### Exercise description
Retype the data that follows, keeping every character the same.

### Provided information
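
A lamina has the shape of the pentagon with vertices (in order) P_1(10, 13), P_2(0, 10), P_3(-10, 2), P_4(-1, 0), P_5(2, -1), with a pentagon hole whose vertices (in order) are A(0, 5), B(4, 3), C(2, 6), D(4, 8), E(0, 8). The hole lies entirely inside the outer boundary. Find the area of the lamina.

108.5

Outer boundary:
Apply the surveyor's formula: 2A = Σ (x_i·y_{i+1} − x_{i+1}·y_i), indices taken mod 5.
P_1→P_2: (10)(10) − (0)(13) = 100
P_2→P_3: (0)(2) − (-10)(10) = 100
P_3→P_4: (-10)(0) − (-1)(2) = 2
P_4→P_5: (-1)(-1) − (2)(0) = 1
P_5→P_1: (2)(13) − (10)(-1) = 36
Σ = 239
Area = |Σ|/2 = 119.5.
Hole:
A→B: (0)(3) − (4)(5) = -20
B→C: (4)(6) − (2)(3) = 18
C→D: (2)(8) − (4)(6) = -8
D→E: (4)(8) − (0)(8) = 32
E→A: (0)(5) − (0)(8) = 0
Σ = 22
Area = |Σ|/2 = 11.
Net area = 119.5 − 11 = 108.5.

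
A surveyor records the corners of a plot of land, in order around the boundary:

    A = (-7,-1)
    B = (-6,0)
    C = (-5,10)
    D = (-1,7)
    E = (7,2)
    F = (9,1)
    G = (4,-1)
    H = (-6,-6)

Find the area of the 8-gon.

116

Apply the shoelace (surveyor's) formula: 2A = Σ (x_i·y_{i+1} − x_{i+1}·y_i), indices taken mod 8.
Cross-terms: -6, -60, -25, -51, -11, -13, -30, -36  ⇒  Σ = -232
Area = |Σ|/2 = 116.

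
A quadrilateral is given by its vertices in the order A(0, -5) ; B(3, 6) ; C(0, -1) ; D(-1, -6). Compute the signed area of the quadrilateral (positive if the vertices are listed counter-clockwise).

8

Apply the surveyor's formula: 2A = Σ (x_i·y_{i+1} − x_{i+1}·y_i), indices taken mod 4.
Σ = (15) + (-3) + (-1) + (5) = 16
Signed area = Σ/2 = 8 (positive ⇒ counter-clockwise traversal).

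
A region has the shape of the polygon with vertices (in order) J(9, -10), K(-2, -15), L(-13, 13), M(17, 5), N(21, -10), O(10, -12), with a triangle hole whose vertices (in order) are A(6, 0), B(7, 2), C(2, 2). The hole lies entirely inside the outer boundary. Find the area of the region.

535.5

Outer boundary:
Apply Gauss's area formula: 2A = Σ (x_i·y_{i+1} − x_{i+1}·y_i), indices taken mod 6.
Σ = (-155) + (-221) + (-286) + (-275) + (-152) + (8) = -1081
Area = |Σ|/2 = 540.5.
Hole:
Apply the surveyor's formula: 2A = Σ (x_i·y_{i+1} − x_{i+1}·y_i), indices taken mod 3.
Cross-terms: 12, 10, -12  ⇒  Σ = 10
Area = |Σ|/2 = 5.
Net area = 540.5 − 5 = 535.5.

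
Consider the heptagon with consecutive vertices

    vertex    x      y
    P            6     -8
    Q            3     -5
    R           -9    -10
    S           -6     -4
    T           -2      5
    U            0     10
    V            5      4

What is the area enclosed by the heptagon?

Apply the surveyor's formula: 2A = Σ (x_i·y_{i+1} − x_{i+1}·y_i), indices taken mod 7.
Σ = (-6) + (-75) + (-24) + (-38) + (-20) + (-50) + (-64) = -277
Area = |Σ|/2 = 138.5.

138.5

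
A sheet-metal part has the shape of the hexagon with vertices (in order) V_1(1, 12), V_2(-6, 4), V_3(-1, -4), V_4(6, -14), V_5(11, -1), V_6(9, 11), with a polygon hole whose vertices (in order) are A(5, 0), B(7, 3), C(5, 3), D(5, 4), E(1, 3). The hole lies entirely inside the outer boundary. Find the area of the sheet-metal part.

Outer boundary:
Apply the shoelace (surveyor's) formula: 2A = Σ (x_i·y_{i+1} − x_{i+1}·y_i), indices taken mod 6.
Cross-terms: 76, 28, 38, 148, 130, 97  ⇒  Σ = 517
Area = |Σ|/2 = 258.5.
Hole:
Σ = (15) + (6) + (5) + (11) + (-15) = 22
Area = |Σ|/2 = 11.
Net area = 258.5 − 11 = 247.5.

247.5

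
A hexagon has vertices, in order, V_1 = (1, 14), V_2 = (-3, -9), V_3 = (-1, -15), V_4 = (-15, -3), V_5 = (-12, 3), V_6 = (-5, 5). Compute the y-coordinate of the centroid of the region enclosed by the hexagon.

-84/59

Apply the shoelace (surveyor's) formula. First the cross-terms c_i = x_i·y_{i+1} − x_{i+1}·y_i:
  33, 36, -222, -81, -45, -75  ⇒  2A = -354, A = -177.
Then Σ (y_i + y_{i+1})·c_i = 1512, so ȳ = 1512 / (6·(-177)) = -84/59.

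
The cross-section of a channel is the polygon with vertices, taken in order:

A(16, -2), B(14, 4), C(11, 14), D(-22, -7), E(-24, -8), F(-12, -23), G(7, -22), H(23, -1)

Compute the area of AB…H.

A→B: (16)(4) − (14)(-2) = 92
B→C: (14)(14) − (11)(4) = 152
C→D: (11)(-7) − (-22)(14) = 231
D→E: (-22)(-8) − (-24)(-7) = 8
E→F: (-24)(-23) − (-12)(-8) = 456
F→G: (-12)(-22) − (7)(-23) = 425
G→H: (7)(-1) − (23)(-22) = 499
H→A: (23)(-2) − (16)(-1) = -30
Σ = 1833
Area = |Σ|/2 = 916.5.

916.5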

### Result for this exercise
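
A lamina has the shape of the pentagon with vertices (in order) P_1(10, 13), P_2(0, 10), P_3(-10, 2), P_4(-1, 0), P_5(2, -1), with a pentagon hole whose vertices (in order) are A(0, 5), B(4, 3), C(2, 6), D(4, 8), E(0, 8). The hole lies entirely inside the outer boundary. Find the area of the lamina.

108.5

Outer boundary:
Apply the surveyor's formula: 2A = Σ (x_i·y_{i+1} − x_{i+1}·y_i), indices taken mod 5.
P_1→P_2: (10)(10) − (0)(13) = 100
P_2→P_3: (0)(2) − (-10)(10) = 100
P_3→P_4: (-10)(0) − (-1)(2) = 2
P_4→P_5: (-1)(-1) − (2)(0) = 1
P_5→P_1: (2)(13) − (10)(-1) = 36
Σ = 239
Area = |Σ|/2 = 119.5.
Hole:
A→B: (0)(3) − (4)(5) = -20
B→C: (4)(6) − (2)(3) = 18
C→D: (2)(8) − (4)(6) = -8
D→E: (4)(8) − (0)(8) = 32
E→A: (0)(5) − (0)(8) = 0
Σ = 22
Area = |Σ|/2 = 11.
Net area = 119.5 − 11 = 108.5.

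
A surveyor records the corners of a plot of land, in order around the boundary:

    A = (-7,-1)
    B = (-6,0)
    C = (-5,10)
    D = (-1,7)
    E = (7,2)
    F = (9,1)
    G = (4,-1)
    H = (-6,-6)

Find the area of the 8-gon.

116

Apply the shoelace (surveyor's) formula: 2A = Σ (x_i·y_{i+1} − x_{i+1}·y_i), indices taken mod 8.
Cross-terms: -6, -60, -25, -51, -11, -13, -30, -36  ⇒  Σ = -232
Area = |Σ|/2 = 116.

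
A quadrilateral is given by its vertices in the order A(0, -5) ; B(3, 6) ; C(0, -1) ; D(-1, -6). Compute the signed area of the quadrilateral (positive if the vertices are listed counter-clockwise).

8

Apply the surveyor's formula: 2A = Σ (x_i·y_{i+1} − x_{i+1}·y_i), indices taken mod 4.
Σ = (15) + (-3) + (-1) + (5) = 16
Signed area = Σ/2 = 8 (positive ⇒ counter-clockwise traversal).

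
A region has the shape of the polygon with vertices (in order) J(9, -10), K(-2, -15), L(-13, 13), M(17, 5), N(21, -10), O(10, -12), with a triangle hole whose vertices (in order) are A(6, 0), B(7, 2), C(2, 2). The hole lies entirely inside the outer boundary. Find the area of the region.

535.5

Outer boundary:
Apply Gauss's area formula: 2A = Σ (x_i·y_{i+1} − x_{i+1}·y_i), indices taken mod 6.
Σ = (-155) + (-221) + (-286) + (-275) + (-152) + (8) = -1081
Area = |Σ|/2 = 540.5.
Hole:
Apply the surveyor's formula: 2A = Σ (x_i·y_{i+1} − x_{i+1}·y_i), indices taken mod 3.
Cross-terms: 12, 10, -12  ⇒  Σ = 10
Area = |Σ|/2 = 5.
Net area = 540.5 − 5 = 535.5.

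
Consider the heptagon with consecutive vertices

    vertex    x      y
    P            6     -8
    Q            3     -5
    R           -9    -10
    S           -6     -4
    T           -2      5
    U            0     10
    V            5      4

What is the area enclosed by the heptagon?

Apply the surveyor's formula: 2A = Σ (x_i·y_{i+1} − x_{i+1}·y_i), indices taken mod 7.
Σ = (-6) + (-75) + (-24) + (-38) + (-20) + (-50) + (-64) = -277
Area = |Σ|/2 = 138.5.

138.5

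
A sheet-metal part has the shape of the hexagon with vertices (in order) V_1(1, 12), V_2(-6, 4), V_3(-1, -4), V_4(6, -14), V_5(11, -1), V_6(9, 11), with a polygon hole whose vertices (in order) are A(5, 0), B(7, 3), C(5, 3), D(5, 4), E(1, 3). The hole lies entirely inside the outer boundary. Find the area of the sheet-metal part.

Outer boundary:
Apply the shoelace (surveyor's) formula: 2A = Σ (x_i·y_{i+1} − x_{i+1}·y_i), indices taken mod 6.
Cross-terms: 76, 28, 38, 148, 130, 97  ⇒  Σ = 517
Area = |Σ|/2 = 258.5.
Hole:
Σ = (15) + (6) + (5) + (11) + (-15) = 22
Area = |Σ|/2 = 11.
Net area = 258.5 − 11 = 247.5.

247.5

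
A hexagon has vertices, in order, V_1 = (1, 14), V_2 = (-3, -9), V_3 = (-1, -15), V_4 = (-15, -3), V_5 = (-12, 3), V_6 = (-5, 5). Compute the y-coordinate of the centroid of the region enclosed by the hexagon.

-84/59

Apply the shoelace (surveyor's) formula. First the cross-terms c_i = x_i·y_{i+1} − x_{i+1}·y_i:
  33, 36, -222, -81, -45, -75  ⇒  2A = -354, A = -177.
Then Σ (y_i + y_{i+1})·c_i = 1512, so ȳ = 1512 / (6·(-177)) = -84/59.

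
The cross-section of a channel is the polygon with vertices, taken in order:

A(16, -2), B(14, 4), C(11, 14), D(-22, -7), E(-24, -8), F(-12, -23), G(7, -22), H(23, -1)

Compute the area of AB…H.

A→B: (16)(4) − (14)(-2) = 92
B→C: (14)(14) − (11)(4) = 152
C→D: (11)(-7) − (-22)(14) = 231
D→E: (-22)(-8) − (-24)(-7) = 8
E→F: (-24)(-23) − (-12)(-8) = 456
F→G: (-12)(-22) − (7)(-23) = 425
G→H: (7)(-1) − (23)(-22) = 499
H→A: (23)(-2) − (16)(-1) = -30
Σ = 1833
Area = |Σ|/2 = 916.5.

916.5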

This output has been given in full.